* EXERCISE AIM:
Please report how many lines of the following entries hold the word "height", giving the number alone.

* EXTRACTED ENTRIES:
************

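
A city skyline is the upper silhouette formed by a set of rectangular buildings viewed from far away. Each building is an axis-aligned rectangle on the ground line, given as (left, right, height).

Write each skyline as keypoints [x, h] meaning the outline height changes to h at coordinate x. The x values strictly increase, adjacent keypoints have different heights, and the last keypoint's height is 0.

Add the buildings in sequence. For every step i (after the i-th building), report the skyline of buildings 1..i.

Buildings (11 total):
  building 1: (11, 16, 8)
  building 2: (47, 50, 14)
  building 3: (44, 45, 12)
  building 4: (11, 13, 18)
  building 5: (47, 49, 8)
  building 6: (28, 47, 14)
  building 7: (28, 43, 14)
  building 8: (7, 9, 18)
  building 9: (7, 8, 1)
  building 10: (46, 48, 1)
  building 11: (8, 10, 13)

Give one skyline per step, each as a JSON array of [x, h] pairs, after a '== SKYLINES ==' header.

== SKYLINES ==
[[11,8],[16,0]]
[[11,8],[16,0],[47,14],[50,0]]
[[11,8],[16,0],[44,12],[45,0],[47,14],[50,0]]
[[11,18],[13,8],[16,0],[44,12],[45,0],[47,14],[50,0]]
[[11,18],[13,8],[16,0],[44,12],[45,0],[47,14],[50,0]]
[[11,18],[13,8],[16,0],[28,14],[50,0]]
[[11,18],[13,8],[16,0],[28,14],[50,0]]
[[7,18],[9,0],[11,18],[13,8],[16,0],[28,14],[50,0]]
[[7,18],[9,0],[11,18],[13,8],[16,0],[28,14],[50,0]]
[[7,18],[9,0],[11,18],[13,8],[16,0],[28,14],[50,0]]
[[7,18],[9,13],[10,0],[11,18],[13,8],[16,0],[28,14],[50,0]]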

************

* SOLUTION:
2